# TASK PROMPT
Only these lines of the data below are wanted: the one with "Answer: 729", the one with "Answer: -11369/4734 ≈ -2.4016", and any lines between them, each repeated exactly.

RECORDS SUPPLIED section start

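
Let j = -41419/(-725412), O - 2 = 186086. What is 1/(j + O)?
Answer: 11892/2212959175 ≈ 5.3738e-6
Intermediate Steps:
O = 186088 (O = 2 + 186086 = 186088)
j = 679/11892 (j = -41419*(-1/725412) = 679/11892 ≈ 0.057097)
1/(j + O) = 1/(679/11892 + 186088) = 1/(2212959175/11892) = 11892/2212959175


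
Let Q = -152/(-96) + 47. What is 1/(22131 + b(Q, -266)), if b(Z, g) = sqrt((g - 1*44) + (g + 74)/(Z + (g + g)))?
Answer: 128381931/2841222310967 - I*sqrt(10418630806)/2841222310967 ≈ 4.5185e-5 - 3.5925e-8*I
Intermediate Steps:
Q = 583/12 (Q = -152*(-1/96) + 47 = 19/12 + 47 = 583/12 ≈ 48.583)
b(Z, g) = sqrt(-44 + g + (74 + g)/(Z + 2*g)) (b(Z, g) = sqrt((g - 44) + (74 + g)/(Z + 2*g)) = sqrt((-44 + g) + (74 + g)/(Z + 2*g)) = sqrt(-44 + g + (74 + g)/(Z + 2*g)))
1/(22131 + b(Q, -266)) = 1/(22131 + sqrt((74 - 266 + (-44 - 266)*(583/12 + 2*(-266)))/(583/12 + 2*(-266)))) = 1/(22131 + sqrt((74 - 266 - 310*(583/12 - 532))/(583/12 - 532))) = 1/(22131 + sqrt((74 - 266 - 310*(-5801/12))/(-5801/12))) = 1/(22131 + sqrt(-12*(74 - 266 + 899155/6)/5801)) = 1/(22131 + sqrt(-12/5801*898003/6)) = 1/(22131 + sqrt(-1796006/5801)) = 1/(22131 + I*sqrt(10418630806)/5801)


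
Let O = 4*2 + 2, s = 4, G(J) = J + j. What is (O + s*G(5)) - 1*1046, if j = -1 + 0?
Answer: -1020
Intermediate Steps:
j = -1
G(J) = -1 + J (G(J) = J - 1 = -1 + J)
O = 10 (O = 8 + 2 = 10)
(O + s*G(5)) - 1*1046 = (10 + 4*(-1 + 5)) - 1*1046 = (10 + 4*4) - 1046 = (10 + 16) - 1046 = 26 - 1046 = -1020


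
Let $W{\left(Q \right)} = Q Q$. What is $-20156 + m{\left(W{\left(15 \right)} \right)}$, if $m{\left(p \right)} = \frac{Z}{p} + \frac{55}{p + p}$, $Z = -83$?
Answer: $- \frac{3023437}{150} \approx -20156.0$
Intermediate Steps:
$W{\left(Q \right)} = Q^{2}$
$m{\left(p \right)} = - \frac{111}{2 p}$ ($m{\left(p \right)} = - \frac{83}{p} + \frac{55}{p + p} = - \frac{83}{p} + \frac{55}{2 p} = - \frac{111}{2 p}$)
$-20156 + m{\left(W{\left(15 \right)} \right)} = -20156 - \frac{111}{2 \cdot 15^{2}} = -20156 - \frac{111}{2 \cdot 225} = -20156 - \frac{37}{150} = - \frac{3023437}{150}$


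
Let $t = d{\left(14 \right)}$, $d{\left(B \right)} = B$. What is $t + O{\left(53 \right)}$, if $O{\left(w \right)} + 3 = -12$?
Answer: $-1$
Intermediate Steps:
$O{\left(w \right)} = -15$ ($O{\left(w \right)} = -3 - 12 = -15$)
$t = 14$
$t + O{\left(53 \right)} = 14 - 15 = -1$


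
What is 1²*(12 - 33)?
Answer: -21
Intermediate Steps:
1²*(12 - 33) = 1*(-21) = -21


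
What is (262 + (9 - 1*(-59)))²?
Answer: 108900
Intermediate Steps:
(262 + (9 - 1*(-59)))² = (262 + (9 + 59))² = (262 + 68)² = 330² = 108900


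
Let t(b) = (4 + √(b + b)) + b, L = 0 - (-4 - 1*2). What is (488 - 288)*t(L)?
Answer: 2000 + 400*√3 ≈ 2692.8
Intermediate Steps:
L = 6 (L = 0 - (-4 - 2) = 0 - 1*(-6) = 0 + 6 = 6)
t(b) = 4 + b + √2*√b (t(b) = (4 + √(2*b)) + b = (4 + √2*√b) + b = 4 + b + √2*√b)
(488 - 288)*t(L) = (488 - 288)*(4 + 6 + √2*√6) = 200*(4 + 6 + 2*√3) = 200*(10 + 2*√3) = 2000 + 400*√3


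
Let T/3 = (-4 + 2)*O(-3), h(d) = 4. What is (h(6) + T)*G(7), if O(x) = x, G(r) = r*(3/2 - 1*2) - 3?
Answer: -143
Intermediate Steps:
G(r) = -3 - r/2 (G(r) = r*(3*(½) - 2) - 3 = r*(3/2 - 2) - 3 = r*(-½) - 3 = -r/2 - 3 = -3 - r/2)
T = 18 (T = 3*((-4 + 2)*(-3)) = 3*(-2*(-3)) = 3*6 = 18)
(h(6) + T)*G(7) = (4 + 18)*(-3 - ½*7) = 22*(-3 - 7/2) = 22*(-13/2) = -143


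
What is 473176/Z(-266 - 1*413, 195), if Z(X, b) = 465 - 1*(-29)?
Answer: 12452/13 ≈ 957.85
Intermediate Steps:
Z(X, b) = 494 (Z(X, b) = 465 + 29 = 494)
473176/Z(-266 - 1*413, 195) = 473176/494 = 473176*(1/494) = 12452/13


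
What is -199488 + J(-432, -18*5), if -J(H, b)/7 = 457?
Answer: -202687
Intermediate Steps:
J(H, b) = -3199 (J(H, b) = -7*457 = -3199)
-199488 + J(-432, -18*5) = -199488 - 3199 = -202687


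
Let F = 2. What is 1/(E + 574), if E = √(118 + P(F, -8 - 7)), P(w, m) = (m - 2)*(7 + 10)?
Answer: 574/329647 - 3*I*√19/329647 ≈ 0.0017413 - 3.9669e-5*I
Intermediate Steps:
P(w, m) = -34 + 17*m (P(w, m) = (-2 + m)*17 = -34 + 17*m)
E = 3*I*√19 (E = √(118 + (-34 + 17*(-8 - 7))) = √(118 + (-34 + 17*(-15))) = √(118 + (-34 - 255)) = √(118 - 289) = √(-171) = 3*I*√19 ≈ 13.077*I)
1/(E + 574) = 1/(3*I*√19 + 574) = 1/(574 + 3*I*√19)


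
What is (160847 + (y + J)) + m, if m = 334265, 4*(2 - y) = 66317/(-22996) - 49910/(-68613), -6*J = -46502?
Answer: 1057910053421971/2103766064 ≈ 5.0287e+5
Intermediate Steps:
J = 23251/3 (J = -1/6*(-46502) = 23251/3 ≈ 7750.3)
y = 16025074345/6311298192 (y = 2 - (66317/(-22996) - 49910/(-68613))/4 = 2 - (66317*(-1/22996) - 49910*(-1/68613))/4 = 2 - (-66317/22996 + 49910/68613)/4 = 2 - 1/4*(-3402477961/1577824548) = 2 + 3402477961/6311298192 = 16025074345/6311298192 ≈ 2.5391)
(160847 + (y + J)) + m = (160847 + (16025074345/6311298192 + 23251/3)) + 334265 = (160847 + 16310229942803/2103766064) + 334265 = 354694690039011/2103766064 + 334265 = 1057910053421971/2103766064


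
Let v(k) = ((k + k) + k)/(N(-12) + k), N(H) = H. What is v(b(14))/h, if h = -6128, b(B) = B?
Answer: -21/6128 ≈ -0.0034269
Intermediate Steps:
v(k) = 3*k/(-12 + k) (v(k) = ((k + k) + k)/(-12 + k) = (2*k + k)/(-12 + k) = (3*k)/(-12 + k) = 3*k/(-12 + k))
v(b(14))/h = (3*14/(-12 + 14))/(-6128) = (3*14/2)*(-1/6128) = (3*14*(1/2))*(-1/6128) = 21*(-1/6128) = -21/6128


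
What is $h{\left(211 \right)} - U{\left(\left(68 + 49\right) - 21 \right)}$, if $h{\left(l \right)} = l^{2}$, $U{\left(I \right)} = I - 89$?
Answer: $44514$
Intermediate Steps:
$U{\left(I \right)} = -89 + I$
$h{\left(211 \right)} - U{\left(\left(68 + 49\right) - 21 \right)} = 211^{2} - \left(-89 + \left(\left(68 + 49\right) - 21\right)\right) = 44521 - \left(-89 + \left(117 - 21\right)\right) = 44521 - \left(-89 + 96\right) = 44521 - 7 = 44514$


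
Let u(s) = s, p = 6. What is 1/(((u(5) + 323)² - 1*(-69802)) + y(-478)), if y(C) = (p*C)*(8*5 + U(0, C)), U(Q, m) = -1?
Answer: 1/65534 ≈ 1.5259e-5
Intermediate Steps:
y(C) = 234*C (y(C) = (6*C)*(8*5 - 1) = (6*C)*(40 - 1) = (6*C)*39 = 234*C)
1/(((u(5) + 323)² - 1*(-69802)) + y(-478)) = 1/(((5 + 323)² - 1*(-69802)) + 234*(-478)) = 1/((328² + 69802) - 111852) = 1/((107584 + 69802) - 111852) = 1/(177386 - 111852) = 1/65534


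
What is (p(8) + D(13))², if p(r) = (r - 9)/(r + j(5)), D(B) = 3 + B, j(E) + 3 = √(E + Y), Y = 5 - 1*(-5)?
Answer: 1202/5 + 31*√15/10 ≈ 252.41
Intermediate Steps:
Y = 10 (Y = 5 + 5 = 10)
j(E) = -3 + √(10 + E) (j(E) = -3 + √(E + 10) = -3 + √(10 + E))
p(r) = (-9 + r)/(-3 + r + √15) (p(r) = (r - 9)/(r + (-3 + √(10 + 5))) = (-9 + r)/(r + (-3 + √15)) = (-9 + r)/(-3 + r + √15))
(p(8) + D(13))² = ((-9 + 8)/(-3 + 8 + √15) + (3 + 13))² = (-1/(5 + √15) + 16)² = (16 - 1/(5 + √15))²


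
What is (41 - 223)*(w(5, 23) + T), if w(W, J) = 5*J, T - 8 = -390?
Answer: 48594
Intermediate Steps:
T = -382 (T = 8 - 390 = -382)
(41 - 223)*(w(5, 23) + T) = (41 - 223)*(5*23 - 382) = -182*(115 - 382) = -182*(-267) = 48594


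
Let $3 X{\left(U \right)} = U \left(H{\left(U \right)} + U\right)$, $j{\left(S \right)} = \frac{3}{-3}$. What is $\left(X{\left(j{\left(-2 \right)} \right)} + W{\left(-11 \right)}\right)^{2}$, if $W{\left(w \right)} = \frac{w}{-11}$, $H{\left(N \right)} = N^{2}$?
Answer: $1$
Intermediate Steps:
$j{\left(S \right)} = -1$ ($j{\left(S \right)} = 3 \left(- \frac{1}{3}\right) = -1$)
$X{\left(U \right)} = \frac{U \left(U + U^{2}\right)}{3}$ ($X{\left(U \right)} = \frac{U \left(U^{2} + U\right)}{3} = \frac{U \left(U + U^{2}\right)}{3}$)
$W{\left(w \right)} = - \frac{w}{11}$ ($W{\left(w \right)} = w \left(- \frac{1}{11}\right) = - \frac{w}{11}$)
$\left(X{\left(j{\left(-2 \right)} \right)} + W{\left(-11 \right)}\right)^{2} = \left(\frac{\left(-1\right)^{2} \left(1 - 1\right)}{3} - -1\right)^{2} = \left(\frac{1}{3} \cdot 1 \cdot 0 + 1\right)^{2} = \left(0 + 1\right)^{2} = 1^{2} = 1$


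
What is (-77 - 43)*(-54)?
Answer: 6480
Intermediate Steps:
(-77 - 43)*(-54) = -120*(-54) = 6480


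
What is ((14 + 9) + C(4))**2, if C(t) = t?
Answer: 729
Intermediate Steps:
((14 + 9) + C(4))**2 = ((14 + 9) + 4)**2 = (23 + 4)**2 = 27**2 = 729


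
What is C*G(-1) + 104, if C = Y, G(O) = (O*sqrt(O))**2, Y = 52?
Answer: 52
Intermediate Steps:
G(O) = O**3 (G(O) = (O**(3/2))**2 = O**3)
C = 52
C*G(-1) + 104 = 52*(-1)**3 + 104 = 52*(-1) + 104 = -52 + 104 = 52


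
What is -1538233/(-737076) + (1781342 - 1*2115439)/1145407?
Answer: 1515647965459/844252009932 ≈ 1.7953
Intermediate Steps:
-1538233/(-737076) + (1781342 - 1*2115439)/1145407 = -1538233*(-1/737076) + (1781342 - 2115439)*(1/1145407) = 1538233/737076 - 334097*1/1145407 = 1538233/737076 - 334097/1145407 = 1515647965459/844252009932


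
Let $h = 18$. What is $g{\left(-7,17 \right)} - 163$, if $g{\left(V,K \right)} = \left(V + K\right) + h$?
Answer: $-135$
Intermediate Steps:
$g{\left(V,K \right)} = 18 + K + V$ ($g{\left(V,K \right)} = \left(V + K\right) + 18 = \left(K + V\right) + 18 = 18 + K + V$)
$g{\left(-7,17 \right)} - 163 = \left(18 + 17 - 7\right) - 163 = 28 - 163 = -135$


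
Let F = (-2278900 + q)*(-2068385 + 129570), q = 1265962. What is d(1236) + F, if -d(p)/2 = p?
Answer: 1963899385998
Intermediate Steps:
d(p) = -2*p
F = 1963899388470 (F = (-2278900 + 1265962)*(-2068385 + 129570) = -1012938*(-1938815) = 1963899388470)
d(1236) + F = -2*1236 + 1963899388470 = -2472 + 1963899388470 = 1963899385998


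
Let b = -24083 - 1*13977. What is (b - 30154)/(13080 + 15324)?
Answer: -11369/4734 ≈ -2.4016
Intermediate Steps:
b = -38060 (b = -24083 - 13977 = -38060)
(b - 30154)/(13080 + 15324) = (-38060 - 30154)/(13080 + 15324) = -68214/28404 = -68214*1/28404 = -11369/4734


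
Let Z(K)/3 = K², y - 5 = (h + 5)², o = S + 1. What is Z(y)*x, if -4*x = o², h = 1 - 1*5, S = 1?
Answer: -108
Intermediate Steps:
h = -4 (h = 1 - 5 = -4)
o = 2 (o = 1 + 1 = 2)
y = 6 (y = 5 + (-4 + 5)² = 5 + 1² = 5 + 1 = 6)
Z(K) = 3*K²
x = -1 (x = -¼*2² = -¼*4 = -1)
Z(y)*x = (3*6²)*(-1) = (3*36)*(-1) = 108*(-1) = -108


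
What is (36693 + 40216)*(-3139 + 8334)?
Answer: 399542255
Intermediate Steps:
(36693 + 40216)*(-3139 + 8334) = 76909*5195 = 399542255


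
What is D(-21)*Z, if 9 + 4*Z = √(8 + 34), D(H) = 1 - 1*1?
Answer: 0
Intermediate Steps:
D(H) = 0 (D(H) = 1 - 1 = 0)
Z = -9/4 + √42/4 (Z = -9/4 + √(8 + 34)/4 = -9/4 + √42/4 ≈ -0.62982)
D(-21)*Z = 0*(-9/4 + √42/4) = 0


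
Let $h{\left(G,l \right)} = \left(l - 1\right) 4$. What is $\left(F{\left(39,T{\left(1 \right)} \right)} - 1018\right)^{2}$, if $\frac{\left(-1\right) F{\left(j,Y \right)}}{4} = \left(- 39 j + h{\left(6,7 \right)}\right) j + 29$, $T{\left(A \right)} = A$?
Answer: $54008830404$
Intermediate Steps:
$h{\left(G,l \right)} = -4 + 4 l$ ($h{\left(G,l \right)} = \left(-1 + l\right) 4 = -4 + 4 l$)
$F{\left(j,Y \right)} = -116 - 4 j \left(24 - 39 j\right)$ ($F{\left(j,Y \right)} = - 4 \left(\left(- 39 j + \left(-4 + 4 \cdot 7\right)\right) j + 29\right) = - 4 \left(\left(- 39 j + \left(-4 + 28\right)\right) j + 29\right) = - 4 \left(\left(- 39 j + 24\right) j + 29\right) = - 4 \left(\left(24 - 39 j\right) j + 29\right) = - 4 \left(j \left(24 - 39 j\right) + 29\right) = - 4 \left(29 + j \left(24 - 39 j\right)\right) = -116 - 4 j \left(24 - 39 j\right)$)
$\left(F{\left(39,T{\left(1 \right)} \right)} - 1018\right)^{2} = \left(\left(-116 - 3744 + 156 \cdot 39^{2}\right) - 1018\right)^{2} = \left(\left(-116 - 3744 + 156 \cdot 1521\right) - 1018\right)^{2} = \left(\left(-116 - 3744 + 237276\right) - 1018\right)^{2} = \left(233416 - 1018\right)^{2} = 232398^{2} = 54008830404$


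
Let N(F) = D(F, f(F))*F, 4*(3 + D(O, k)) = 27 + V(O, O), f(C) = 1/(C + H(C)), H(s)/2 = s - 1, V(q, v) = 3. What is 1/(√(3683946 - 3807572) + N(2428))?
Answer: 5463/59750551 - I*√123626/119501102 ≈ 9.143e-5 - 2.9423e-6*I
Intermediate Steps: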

RECORDS SUPPLIED section end

# ANSWER TO THIS TASK
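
Answer: 729
Intermediate Steps:
((14 + 9) + C(4))**2 = ((14 + 9) + 4)**2 = (23 + 4)**2 = 27**2 = 729


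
What is C*G(-1) + 104, if C = Y, G(O) = (O*sqrt(O))**2, Y = 52?
Answer: 52
Intermediate Steps:
G(O) = O**3 (G(O) = (O**(3/2))**2 = O**3)
C = 52
C*G(-1) + 104 = 52*(-1)**3 + 104 = 52*(-1) + 104 = -52 + 104 = 52


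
What is -1538233/(-737076) + (1781342 - 1*2115439)/1145407?
Answer: 1515647965459/844252009932 ≈ 1.7953
Intermediate Steps:
-1538233/(-737076) + (1781342 - 1*2115439)/1145407 = -1538233*(-1/737076) + (1781342 - 2115439)*(1/1145407) = 1538233/737076 - 334097*1/1145407 = 1538233/737076 - 334097/1145407 = 1515647965459/844252009932


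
Let $h = 18$. What is $g{\left(-7,17 \right)} - 163$, if $g{\left(V,K \right)} = \left(V + K\right) + h$?
Answer: $-135$
Intermediate Steps:
$g{\left(V,K \right)} = 18 + K + V$ ($g{\left(V,K \right)} = \left(V + K\right) + 18 = \left(K + V\right) + 18 = 18 + K + V$)
$g{\left(-7,17 \right)} - 163 = \left(18 + 17 - 7\right) - 163 = 28 - 163 = -135$


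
Let F = (-2278900 + q)*(-2068385 + 129570), q = 1265962. What is d(1236) + F, if -d(p)/2 = p?
Answer: 1963899385998
Intermediate Steps:
d(p) = -2*p
F = 1963899388470 (F = (-2278900 + 1265962)*(-2068385 + 129570) = -1012938*(-1938815) = 1963899388470)
d(1236) + F = -2*1236 + 1963899388470 = -2472 + 1963899388470 = 1963899385998


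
Let b = -24083 - 1*13977. What is (b - 30154)/(13080 + 15324)?
Answer: -11369/4734 ≈ -2.4016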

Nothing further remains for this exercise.